Collected data entries:
==*==

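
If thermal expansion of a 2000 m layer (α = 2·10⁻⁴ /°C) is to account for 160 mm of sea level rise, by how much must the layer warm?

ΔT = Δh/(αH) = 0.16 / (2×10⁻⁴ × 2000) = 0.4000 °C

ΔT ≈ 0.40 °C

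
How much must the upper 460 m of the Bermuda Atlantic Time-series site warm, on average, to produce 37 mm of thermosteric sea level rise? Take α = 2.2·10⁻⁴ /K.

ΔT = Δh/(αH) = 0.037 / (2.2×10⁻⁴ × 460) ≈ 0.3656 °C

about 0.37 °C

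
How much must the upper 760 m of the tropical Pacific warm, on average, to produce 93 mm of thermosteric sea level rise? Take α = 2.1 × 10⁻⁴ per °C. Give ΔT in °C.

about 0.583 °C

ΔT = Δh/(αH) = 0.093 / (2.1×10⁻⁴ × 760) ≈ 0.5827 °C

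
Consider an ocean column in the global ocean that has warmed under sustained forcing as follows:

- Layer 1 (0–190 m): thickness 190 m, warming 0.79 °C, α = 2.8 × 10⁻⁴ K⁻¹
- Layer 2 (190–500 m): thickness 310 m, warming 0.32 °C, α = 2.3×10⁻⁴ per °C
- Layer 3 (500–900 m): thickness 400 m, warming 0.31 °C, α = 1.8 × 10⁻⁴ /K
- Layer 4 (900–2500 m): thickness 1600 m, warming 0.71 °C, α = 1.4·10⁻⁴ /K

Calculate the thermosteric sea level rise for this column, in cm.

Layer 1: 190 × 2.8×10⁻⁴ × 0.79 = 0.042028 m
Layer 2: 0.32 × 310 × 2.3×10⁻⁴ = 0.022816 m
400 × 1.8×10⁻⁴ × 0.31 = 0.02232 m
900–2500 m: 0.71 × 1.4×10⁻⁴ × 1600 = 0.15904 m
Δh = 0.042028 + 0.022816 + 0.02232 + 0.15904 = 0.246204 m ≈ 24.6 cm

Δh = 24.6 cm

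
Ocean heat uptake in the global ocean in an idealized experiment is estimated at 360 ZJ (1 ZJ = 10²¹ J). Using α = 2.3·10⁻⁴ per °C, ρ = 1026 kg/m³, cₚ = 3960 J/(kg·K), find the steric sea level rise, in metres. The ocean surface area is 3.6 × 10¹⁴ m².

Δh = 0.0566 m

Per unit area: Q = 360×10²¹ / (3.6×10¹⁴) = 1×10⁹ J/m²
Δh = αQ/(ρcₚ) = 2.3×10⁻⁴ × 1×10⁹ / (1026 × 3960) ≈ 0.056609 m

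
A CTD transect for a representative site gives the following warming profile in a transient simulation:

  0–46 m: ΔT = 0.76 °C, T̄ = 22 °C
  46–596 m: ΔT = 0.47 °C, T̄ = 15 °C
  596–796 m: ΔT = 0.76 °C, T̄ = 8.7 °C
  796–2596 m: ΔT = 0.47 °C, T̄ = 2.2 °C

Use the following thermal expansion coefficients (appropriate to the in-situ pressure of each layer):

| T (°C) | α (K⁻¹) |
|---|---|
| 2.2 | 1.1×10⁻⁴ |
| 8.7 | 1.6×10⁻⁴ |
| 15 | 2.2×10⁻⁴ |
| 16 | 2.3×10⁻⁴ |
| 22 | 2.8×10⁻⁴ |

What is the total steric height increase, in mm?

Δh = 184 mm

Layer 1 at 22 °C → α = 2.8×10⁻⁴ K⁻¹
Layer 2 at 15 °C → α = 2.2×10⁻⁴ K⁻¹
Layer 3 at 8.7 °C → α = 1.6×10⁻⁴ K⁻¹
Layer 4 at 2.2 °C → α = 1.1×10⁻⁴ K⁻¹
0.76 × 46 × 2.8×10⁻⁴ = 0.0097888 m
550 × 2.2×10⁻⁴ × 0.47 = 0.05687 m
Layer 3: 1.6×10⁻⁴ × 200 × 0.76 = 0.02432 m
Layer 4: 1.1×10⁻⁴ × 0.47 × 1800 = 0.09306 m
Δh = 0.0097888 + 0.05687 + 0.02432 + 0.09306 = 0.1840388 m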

==*==

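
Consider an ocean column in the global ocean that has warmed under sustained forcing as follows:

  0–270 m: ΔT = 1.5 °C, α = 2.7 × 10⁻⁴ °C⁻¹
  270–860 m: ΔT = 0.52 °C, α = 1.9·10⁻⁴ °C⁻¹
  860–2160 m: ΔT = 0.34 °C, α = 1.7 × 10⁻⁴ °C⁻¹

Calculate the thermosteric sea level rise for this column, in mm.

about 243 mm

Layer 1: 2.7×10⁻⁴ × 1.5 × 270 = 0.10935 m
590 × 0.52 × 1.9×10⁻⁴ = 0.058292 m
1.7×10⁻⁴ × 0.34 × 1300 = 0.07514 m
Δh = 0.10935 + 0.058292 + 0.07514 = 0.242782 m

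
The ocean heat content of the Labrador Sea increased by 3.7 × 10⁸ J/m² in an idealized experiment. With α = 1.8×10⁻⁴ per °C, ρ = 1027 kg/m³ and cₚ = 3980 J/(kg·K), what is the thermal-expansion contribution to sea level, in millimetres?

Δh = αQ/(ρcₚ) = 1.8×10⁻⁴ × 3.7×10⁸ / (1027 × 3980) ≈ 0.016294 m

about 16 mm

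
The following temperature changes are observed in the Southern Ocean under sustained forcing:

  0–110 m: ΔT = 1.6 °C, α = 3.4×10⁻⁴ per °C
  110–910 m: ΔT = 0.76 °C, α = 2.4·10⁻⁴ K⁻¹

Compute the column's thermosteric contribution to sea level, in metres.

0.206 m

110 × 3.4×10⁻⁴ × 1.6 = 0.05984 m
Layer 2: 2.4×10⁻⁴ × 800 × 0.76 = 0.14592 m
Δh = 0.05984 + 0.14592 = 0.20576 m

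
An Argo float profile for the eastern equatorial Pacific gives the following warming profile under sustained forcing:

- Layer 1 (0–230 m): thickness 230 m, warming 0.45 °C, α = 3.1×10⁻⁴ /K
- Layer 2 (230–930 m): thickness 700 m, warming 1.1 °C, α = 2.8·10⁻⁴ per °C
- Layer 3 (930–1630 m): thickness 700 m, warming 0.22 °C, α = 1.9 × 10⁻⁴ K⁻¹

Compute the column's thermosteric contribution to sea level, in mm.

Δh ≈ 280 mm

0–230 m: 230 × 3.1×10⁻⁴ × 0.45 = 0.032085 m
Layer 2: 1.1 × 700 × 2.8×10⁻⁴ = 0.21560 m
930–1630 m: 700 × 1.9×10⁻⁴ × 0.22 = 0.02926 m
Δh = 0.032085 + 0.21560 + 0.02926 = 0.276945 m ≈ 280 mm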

==*==

_Your task_:
Could you count how many lines in the records contain the word "warming"? Only the number is needed.

_Solution for this problem_:
9